----- Available records -----

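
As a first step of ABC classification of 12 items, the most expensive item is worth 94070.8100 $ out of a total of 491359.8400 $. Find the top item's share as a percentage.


Top item = 94070.8100
Total = 491359.8400
Percentage = 94070.8100 / 491359.8400 * 100 = 19.1450

19.1450%


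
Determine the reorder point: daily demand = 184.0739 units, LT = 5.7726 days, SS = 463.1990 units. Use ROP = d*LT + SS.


d*LT = 184.0739 * 5.7726 = 1062.5850
ROP = 1062.5850 + 463.1990 = 1525.7840

1525.7840 units


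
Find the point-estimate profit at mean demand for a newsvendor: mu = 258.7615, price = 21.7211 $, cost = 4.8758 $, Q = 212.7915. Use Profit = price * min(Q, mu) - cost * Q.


Sales at mu = min(212.7915, 258.7615) = 212.7915
Revenue = 21.7211 * 212.7915 = 4622.0655
Total cost = 4.8758 * 212.7915 = 1037.5288
Profit = 4622.0655 - 1037.5288 = 3584.5367

3584.5367 $


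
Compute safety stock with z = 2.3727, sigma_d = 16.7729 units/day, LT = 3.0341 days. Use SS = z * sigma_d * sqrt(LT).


sqrt(LT) = sqrt(3.0341) = 1.7419
SS = 2.3727 * 16.7729 * 1.7419 = 69.3212

69.3212 units


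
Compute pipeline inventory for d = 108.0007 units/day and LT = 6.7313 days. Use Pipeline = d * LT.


Pipeline = 108.0007 * 6.7313 = 726.9851

726.9851 units


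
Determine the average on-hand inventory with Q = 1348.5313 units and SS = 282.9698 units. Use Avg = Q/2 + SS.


Q/2 = 674.2657
Avg = 674.2657 + 282.9698 = 957.2355

957.2355 units


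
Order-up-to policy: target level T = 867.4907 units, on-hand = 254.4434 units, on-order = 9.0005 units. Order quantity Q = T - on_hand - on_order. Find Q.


Inventory position = OH + OO = 254.4434 + 9.0005 = 263.4439
Q = 867.4907 - 263.4439 = 604.0468

604.0468 units


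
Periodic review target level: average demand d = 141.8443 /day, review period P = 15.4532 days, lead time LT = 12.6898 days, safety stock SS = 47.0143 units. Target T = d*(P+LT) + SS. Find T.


P + LT = 28.1430
d*(P+LT) = 141.8443 * 28.1430 = 3991.9241
T = 3991.9241 + 47.0143 = 4038.9384

4038.9384 units


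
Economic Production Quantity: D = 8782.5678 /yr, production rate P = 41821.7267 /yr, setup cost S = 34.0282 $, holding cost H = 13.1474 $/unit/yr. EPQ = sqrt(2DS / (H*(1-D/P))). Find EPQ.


1 - D/P = 1 - 0.2100 = 0.7900
H*(1-D/P) = 10.3864
2DS = 597709.9472
EPQ = sqrt(57547.1187) = 239.8898

239.8898 units


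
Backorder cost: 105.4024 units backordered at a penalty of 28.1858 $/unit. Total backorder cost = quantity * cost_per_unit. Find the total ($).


Total = 105.4024 * 28.1858 = 2970.8510

2970.8510 $


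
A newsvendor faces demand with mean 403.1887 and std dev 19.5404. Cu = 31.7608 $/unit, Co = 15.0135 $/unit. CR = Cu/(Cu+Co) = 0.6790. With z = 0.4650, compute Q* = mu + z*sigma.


CR = Cu/(Cu+Co) = 31.7608/(31.7608+15.0135) = 0.6790
z = 0.4650
Q* = 403.1887 + 0.4650 * 19.5404 = 412.2750

412.2750 units


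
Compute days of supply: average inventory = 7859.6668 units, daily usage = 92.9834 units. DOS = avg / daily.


DOS = 7859.6668 / 92.9834 = 84.5276

84.5276 days


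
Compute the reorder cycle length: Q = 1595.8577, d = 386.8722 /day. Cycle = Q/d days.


Cycle = 1595.8577 / 386.8722 = 4.1250

4.1250 days


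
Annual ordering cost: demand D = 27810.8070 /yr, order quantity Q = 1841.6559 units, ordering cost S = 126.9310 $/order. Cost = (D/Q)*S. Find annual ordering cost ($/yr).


Number of orders = D/Q = 15.1010
Cost = 15.1010 * 126.9310 = 1916.7824

1916.7824 $/yr


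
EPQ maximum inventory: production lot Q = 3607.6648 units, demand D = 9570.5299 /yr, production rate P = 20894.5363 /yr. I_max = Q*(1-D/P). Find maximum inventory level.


D/P = 0.4580
1 - D/P = 0.5420
I_max = 3607.6648 * 0.5420 = 1955.2106

1955.2106 units


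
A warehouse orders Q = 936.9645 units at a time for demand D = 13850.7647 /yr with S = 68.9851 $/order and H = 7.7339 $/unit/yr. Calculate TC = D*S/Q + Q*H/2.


Ordering cost = D*S/Q = 1019.7786
Holding cost = Q*H/2 = 3623.1949
TC = 1019.7786 + 3623.1949 = 4642.9735

4642.9735 $/yr


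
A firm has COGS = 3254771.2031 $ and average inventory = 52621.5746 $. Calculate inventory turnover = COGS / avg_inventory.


Turnover = 3254771.2031 / 52621.5746 = 61.8524

61.8524


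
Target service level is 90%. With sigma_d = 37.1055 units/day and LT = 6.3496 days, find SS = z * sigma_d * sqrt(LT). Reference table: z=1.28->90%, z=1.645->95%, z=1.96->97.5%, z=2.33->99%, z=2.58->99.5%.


From the table, SL = 90% corresponds to z = 1.28
sqrt(LT) = sqrt(6.3496) = 2.5198
SS = 1.28 * 37.1055 * 2.5198 = 119.6800

119.6800 units


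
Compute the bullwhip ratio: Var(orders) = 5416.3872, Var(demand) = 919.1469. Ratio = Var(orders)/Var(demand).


BW = 5416.3872 / 919.1469 = 5.8928

5.8928


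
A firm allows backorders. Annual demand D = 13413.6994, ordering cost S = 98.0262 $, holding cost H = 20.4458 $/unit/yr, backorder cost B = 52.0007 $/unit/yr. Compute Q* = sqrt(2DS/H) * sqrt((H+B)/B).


sqrt(2DS/H) = 358.6397
sqrt((H+B)/B) = 1.1803
Q* = 358.6397 * 1.1803 = 423.3138

423.3138 units


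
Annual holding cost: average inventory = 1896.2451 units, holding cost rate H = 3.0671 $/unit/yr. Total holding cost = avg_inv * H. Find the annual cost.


Cost = 1896.2451 * 3.0671 = 5815.9733

5815.9733 $/yr


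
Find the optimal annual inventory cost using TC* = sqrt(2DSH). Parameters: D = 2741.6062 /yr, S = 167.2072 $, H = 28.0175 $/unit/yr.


2*D*S*H = 25687357.1578
TC* = sqrt(25687357.1578) = 5068.2696

5068.2696 $/yr


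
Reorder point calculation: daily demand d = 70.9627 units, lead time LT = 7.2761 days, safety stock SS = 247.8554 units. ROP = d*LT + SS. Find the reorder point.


d*LT = 70.9627 * 7.2761 = 516.3317
ROP = 516.3317 + 247.8554 = 764.1871

764.1871 units


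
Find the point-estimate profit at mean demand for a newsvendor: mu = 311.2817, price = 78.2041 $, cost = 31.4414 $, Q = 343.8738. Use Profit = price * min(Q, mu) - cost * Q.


Sales at mu = min(343.8738, 311.2817) = 311.2817
Revenue = 78.2041 * 311.2817 = 24343.5052
Total cost = 31.4414 * 343.8738 = 10811.8737
Profit = 24343.5052 - 10811.8737 = 13531.6315

13531.6315 $


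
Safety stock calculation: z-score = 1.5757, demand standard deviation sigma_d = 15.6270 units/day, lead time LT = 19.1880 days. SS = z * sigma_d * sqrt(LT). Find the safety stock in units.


sqrt(LT) = sqrt(19.1880) = 4.3804
SS = 1.5757 * 15.6270 * 4.3804 = 107.8609

107.8609 units


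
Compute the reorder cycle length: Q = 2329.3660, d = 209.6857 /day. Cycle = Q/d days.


Cycle = 2329.3660 / 209.6857 = 11.1088

11.1088 days


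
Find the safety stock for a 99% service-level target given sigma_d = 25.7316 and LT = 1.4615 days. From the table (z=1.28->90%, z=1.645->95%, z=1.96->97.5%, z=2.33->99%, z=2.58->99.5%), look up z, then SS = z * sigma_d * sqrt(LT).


From the table, SL = 99% corresponds to z = 2.33
sqrt(LT) = sqrt(1.4615) = 1.2089
SS = 2.33 * 25.7316 * 1.2089 = 72.4807

72.4807 units


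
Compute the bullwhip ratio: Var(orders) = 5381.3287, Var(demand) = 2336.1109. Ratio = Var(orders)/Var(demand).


BW = 5381.3287 / 2336.1109 = 2.3035

2.3035


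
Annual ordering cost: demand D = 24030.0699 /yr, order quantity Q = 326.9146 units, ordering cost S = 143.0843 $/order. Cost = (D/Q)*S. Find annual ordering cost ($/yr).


Number of orders = D/Q = 73.5056
Cost = 73.5056 * 143.0843 = 10517.5044

10517.5044 $/yr


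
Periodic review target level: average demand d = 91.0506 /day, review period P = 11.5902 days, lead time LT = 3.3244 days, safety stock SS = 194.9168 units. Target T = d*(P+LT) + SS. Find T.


P + LT = 14.9146
d*(P+LT) = 91.0506 * 14.9146 = 1357.9833
T = 1357.9833 + 194.9168 = 1552.9001

1552.9001 units


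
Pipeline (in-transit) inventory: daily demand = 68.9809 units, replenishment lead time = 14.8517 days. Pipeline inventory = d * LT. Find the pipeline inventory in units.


Pipeline = 68.9809 * 14.8517 = 1024.4836

1024.4836 units


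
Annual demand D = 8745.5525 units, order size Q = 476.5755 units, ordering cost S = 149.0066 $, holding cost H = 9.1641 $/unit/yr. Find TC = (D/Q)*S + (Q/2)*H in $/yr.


Ordering cost = D*S/Q = 2734.3937
Holding cost = Q*H/2 = 2183.6928
TC = 2734.3937 + 2183.6928 = 4918.0865

4918.0865 $/yr


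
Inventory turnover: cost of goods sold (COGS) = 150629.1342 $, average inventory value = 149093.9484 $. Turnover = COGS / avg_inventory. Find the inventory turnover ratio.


Turnover = 150629.1342 / 149093.9484 = 1.0103

1.0103


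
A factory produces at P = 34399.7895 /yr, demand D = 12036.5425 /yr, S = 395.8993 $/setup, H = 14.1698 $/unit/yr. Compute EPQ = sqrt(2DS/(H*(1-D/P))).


1 - D/P = 1 - 0.3499 = 0.6501
H*(1-D/P) = 9.2118
2DS = 9530517.5003
EPQ = sqrt(1034602.8900) = 1017.1543

1017.1543 units


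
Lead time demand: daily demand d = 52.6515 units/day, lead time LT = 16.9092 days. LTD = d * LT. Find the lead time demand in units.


LTD = 52.6515 * 16.9092 = 890.2947

890.2947 units


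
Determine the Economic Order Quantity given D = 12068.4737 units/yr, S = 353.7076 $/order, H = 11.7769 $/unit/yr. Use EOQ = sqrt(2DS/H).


2*D*S = 2 * 12068.4737 * 353.7076 = 8537421.7362
2*D*S/H = 724929.4582
EOQ = sqrt(724929.4582) = 851.4279

851.4279 units


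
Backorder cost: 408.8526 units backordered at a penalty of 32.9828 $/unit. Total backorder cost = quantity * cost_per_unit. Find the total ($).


Total = 408.8526 * 32.9828 = 13485.1035

13485.1035 $


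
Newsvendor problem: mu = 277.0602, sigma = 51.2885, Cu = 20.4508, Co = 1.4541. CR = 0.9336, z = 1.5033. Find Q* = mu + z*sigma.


CR = Cu/(Cu+Co) = 20.4508/(20.4508+1.4541) = 0.9336
z = 1.5033
Q* = 277.0602 + 1.5033 * 51.2885 = 354.1622

354.1622 units


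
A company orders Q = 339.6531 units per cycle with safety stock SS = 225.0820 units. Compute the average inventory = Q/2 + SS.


Q/2 = 169.8265
Avg = 169.8265 + 225.0820 = 394.9085

394.9085 units


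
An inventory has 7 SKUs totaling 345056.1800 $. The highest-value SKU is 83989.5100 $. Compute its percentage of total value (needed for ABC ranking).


Top item = 83989.5100
Total = 345056.1800
Percentage = 83989.5100 / 345056.1800 * 100 = 24.3408

24.3408%


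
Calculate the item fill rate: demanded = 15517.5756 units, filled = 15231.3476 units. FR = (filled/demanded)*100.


FR = 15231.3476 / 15517.5756 * 100 = 98.1555

98.1555%


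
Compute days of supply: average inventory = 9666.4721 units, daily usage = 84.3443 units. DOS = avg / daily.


DOS = 9666.4721 / 84.3443 = 114.6073

114.6073 days


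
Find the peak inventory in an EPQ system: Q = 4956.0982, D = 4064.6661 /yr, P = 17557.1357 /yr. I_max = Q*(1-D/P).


D/P = 0.2315
1 - D/P = 0.7685
I_max = 4956.0982 * 0.7685 = 3808.7081

3808.7081 units


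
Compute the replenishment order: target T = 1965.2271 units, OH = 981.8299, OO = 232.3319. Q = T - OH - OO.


Inventory position = OH + OO = 981.8299 + 232.3319 = 1214.1618
Q = 1965.2271 - 1214.1618 = 751.0653

751.0653 units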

-----

## Activity:
What you copy out must be exactly the lines from the line containing "Calculate the item" through the end of the records.

## The completed task:
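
Calculate the item fill rate: demanded = 15517.5756 units, filled = 15231.3476 units. FR = (filled/demanded)*100.


FR = 15231.3476 / 15517.5756 * 100 = 98.1555

98.1555%


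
Compute days of supply: average inventory = 9666.4721 units, daily usage = 84.3443 units. DOS = avg / daily.


DOS = 9666.4721 / 84.3443 = 114.6073

114.6073 days


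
Find the peak inventory in an EPQ system: Q = 4956.0982, D = 4064.6661 /yr, P = 17557.1357 /yr. I_max = Q*(1-D/P).


D/P = 0.2315
1 - D/P = 0.7685
I_max = 4956.0982 * 0.7685 = 3808.7081

3808.7081 units


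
Compute the replenishment order: target T = 1965.2271 units, OH = 981.8299, OO = 232.3319. Q = T - OH - OO.


Inventory position = OH + OO = 981.8299 + 232.3319 = 1214.1618
Q = 1965.2271 - 1214.1618 = 751.0653

751.0653 units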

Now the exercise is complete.